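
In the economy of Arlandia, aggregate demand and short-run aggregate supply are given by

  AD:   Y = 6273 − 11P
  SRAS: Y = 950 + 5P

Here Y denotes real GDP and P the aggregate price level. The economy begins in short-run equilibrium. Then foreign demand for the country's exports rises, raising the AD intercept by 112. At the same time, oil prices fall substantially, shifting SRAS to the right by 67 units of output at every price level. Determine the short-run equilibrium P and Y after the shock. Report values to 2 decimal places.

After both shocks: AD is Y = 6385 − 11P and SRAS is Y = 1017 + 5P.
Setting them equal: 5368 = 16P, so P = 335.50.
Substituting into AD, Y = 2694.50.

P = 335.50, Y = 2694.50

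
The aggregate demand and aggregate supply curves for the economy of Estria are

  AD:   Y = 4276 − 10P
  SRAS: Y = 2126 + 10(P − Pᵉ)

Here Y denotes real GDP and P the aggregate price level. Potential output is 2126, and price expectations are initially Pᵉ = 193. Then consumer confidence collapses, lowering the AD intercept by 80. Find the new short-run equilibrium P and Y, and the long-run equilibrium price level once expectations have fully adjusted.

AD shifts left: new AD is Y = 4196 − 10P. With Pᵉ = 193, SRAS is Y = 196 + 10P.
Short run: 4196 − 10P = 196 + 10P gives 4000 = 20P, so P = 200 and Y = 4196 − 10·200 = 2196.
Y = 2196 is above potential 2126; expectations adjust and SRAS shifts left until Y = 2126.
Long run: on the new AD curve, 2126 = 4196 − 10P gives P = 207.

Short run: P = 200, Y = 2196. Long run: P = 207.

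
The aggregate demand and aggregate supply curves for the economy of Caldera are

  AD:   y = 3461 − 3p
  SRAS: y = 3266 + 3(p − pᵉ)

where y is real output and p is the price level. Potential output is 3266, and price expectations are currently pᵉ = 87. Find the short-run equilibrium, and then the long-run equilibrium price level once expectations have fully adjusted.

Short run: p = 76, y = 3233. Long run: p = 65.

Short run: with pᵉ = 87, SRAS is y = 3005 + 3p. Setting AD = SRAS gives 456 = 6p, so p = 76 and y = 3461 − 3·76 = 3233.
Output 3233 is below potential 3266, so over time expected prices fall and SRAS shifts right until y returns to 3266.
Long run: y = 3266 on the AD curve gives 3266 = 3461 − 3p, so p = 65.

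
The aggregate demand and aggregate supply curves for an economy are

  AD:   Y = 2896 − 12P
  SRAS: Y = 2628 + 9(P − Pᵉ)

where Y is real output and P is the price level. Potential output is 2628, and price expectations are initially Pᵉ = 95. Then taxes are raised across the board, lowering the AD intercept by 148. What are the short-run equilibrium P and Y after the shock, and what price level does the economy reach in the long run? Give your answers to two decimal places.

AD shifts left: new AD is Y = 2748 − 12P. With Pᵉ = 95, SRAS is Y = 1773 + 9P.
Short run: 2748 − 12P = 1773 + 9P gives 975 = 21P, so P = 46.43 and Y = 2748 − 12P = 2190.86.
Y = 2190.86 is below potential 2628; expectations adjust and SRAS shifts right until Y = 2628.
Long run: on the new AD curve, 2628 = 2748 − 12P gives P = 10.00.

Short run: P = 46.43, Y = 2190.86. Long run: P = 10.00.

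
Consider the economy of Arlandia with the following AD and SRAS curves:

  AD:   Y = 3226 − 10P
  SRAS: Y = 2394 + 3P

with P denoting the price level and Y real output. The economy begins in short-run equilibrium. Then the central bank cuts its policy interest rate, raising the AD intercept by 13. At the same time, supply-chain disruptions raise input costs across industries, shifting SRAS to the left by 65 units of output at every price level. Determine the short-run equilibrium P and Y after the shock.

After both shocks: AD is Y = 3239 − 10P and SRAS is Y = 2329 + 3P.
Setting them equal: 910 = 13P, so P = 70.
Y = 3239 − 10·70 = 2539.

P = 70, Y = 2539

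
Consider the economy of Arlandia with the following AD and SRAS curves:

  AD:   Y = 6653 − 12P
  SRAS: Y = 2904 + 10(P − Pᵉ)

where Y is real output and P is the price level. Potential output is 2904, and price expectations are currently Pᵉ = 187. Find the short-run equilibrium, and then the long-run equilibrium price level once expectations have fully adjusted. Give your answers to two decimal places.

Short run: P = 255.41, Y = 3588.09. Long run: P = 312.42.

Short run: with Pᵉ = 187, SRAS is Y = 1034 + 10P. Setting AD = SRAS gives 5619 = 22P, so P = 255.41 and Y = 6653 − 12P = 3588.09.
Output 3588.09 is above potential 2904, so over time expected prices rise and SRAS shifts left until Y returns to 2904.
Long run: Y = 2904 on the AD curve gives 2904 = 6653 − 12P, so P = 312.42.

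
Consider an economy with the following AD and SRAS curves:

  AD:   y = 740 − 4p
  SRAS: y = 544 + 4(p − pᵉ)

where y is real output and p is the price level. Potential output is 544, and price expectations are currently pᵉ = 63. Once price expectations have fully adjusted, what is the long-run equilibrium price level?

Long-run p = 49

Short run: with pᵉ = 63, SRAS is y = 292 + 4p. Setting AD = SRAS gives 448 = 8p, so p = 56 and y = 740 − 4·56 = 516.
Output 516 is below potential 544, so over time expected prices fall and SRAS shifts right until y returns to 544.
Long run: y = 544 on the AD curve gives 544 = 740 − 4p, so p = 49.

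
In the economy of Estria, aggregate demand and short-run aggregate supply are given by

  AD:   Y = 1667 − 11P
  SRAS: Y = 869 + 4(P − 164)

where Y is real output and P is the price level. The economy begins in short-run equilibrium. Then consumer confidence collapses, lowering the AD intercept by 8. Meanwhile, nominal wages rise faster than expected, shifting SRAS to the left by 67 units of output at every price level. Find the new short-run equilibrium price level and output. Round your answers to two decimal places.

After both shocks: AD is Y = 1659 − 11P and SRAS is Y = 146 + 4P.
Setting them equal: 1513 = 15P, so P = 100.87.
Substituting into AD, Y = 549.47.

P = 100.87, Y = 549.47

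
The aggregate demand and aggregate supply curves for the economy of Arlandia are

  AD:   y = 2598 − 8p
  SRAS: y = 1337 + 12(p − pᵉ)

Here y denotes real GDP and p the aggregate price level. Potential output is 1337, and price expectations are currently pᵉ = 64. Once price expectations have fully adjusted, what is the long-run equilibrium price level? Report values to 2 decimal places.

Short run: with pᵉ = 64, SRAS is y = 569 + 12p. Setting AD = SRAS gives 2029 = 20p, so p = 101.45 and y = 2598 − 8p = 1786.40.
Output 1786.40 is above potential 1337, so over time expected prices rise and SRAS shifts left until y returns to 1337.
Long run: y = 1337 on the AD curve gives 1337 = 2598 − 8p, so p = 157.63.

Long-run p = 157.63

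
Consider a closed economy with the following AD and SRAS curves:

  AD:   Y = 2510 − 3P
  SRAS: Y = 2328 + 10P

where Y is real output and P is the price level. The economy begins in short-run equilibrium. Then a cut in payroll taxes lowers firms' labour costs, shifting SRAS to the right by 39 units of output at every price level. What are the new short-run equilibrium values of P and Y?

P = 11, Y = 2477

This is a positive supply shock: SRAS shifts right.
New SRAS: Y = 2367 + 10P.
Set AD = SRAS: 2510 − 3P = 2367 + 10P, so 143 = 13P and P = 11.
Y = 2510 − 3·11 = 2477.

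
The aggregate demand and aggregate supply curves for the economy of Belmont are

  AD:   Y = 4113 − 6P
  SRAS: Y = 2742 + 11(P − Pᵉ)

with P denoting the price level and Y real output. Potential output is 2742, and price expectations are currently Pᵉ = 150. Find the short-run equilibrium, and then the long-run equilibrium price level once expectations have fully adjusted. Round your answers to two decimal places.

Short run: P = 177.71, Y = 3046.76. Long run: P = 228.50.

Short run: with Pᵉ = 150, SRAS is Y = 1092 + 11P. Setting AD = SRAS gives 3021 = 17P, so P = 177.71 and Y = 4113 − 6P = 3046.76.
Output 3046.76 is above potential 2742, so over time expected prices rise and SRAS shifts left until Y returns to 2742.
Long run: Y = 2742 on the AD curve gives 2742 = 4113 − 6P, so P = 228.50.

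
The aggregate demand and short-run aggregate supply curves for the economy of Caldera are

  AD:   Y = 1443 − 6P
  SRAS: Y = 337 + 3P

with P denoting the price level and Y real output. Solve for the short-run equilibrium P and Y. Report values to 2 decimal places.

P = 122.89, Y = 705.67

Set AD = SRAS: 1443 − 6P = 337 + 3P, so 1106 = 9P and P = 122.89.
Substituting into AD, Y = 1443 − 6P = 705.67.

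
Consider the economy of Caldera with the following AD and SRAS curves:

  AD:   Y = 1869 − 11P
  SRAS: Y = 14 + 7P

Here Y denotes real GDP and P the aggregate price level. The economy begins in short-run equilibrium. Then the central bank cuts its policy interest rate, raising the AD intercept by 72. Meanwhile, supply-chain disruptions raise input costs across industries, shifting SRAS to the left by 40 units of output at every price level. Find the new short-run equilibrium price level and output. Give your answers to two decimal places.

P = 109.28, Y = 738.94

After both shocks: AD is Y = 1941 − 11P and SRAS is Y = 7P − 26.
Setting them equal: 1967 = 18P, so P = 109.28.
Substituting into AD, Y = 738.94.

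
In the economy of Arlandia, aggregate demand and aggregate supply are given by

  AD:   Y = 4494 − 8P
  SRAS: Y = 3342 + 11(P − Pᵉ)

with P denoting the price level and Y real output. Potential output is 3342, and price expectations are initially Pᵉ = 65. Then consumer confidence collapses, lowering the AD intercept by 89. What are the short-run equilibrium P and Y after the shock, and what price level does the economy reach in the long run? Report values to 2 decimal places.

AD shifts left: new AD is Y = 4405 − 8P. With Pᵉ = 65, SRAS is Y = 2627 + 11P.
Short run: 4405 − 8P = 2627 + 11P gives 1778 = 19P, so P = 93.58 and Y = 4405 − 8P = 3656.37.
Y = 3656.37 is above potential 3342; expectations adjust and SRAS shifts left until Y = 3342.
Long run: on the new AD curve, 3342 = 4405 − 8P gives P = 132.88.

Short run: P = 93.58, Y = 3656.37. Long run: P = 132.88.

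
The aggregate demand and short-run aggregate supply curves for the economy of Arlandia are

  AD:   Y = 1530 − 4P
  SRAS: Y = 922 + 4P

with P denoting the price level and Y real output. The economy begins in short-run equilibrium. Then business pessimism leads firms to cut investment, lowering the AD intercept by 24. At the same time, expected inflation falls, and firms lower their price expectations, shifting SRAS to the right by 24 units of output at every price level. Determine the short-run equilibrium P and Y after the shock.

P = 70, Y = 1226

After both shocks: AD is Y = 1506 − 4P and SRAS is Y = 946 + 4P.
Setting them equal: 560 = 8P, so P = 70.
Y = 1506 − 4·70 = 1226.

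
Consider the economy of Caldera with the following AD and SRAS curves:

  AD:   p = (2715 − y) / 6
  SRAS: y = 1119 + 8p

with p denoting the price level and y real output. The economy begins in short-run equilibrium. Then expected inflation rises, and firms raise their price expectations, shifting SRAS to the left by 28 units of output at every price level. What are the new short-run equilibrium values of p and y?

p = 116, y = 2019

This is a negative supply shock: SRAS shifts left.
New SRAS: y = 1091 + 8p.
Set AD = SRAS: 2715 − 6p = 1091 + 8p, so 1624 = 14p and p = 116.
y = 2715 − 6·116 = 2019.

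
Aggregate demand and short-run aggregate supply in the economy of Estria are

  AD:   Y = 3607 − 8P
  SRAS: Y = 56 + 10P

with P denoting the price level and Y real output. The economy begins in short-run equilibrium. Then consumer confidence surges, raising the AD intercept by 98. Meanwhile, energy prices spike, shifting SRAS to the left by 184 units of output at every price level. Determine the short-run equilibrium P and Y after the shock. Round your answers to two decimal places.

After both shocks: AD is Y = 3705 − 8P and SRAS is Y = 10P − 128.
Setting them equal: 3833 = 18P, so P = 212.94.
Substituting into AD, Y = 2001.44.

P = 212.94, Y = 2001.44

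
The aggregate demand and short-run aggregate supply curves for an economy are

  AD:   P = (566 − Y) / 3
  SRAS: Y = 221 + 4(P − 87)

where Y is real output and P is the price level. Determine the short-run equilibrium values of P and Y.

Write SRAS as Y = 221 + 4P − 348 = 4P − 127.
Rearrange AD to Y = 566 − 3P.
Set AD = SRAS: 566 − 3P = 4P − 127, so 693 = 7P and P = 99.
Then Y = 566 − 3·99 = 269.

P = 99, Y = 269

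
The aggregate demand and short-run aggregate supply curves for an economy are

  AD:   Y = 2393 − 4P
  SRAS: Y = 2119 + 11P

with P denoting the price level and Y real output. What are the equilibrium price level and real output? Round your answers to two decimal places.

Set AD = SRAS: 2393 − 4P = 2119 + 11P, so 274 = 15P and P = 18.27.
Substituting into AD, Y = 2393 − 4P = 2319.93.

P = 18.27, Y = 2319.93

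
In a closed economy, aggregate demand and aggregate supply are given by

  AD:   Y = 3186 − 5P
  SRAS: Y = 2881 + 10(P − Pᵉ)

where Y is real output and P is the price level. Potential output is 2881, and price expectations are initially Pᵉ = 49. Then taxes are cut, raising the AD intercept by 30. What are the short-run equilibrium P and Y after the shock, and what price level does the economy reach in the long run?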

(Exercise)
Within the material, find all lines that hold the word "closed" and show them.

(Your solution)
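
Consider a closed economy with the following AD and SRAS curves:
In a closed economy, aggregate demand and aggregate supply are given by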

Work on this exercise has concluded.